● **Work item**
Find the string "title" in the records. Copy every line it appears in.

● **Given records**
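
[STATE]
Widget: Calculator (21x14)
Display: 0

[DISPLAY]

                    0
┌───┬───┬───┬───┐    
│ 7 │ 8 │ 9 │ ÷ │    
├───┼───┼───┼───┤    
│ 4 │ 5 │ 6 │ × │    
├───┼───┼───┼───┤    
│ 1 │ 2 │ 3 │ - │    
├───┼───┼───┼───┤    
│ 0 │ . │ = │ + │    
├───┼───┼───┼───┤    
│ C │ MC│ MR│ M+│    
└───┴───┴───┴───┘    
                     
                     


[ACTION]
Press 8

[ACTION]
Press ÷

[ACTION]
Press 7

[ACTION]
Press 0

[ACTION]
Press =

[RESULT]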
==
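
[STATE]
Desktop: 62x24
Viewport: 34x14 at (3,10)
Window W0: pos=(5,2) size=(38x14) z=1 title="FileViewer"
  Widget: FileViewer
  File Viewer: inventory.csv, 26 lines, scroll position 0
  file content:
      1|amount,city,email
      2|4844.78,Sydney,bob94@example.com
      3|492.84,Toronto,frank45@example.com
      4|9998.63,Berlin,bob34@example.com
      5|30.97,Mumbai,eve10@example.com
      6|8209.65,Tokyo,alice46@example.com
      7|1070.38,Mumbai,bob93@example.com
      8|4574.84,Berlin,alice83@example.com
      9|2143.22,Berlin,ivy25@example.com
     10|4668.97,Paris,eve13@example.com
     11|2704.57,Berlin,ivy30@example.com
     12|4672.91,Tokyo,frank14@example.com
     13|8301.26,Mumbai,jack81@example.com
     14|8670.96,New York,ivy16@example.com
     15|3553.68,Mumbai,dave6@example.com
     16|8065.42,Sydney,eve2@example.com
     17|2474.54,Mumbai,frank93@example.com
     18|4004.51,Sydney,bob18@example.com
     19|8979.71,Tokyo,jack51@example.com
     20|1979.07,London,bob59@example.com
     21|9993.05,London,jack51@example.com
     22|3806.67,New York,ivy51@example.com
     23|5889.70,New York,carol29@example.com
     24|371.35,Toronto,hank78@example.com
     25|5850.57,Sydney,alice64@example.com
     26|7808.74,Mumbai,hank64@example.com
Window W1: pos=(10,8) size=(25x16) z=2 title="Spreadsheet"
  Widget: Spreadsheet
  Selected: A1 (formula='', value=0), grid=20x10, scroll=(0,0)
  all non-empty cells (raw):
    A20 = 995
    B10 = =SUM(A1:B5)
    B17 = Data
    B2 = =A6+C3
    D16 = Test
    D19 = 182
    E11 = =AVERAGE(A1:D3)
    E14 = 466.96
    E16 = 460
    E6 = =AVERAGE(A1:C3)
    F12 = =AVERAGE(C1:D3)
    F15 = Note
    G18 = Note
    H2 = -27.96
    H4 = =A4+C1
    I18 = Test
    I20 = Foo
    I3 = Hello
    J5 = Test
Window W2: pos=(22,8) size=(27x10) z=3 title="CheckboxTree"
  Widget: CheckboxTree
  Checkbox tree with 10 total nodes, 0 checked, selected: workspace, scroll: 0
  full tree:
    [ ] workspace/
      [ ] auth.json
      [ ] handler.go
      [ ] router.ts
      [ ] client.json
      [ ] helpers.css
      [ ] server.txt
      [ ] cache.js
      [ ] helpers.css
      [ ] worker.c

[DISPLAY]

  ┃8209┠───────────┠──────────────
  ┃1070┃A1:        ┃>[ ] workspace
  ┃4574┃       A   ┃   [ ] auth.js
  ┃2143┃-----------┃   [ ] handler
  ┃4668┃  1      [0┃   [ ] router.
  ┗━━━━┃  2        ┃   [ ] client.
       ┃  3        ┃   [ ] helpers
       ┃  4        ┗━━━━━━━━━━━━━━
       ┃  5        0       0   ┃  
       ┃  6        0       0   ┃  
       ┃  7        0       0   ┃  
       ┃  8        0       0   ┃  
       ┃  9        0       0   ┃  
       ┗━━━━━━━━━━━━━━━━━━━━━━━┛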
* * *
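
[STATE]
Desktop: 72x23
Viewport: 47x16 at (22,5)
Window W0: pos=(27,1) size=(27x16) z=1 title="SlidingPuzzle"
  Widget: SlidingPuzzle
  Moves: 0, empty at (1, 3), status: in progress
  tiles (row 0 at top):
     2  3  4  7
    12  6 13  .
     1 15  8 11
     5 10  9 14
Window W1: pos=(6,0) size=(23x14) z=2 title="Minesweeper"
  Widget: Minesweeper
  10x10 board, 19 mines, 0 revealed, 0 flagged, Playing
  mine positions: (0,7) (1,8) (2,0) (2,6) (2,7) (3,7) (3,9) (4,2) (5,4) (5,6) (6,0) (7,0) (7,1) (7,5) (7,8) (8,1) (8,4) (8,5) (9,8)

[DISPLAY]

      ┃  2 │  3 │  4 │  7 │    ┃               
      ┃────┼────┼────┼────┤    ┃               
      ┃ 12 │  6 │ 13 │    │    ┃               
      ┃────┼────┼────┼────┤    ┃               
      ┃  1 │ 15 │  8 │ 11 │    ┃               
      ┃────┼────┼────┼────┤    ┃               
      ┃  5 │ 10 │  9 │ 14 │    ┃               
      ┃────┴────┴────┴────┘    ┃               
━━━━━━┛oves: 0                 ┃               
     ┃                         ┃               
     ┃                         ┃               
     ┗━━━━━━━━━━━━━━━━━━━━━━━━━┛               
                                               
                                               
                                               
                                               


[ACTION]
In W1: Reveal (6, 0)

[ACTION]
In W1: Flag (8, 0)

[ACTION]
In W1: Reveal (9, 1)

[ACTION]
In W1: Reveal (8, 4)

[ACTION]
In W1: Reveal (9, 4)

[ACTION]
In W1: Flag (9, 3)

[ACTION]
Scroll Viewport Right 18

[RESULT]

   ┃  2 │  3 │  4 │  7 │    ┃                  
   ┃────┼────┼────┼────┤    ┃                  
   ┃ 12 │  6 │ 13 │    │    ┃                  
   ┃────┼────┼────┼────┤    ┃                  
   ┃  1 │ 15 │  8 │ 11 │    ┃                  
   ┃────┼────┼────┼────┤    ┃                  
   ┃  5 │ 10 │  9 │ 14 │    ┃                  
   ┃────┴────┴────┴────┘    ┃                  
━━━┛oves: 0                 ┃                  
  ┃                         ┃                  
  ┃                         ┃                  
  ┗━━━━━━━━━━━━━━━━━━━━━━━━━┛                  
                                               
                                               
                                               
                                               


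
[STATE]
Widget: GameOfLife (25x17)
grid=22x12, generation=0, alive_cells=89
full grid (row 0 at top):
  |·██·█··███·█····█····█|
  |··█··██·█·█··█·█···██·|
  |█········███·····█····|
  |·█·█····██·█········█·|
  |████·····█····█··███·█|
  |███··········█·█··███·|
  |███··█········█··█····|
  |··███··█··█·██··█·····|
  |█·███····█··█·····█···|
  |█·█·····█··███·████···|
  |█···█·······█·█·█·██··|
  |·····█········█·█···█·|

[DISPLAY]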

● **Problem solution**
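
Window W0: pos=(5,2) size=(38x14) z=1 title="FileViewer"
Window W1: pos=(10,8) size=(25x16) z=2 title="Spreadsheet"
Window W2: pos=(22,8) size=(27x10) z=3 title="CheckboxTree"
Window W0: pos=(27,1) size=(27x16) z=1 title="SlidingPuzzle"
Window W1: pos=(6,0) size=(23x14) z=2 title="Minesweeper"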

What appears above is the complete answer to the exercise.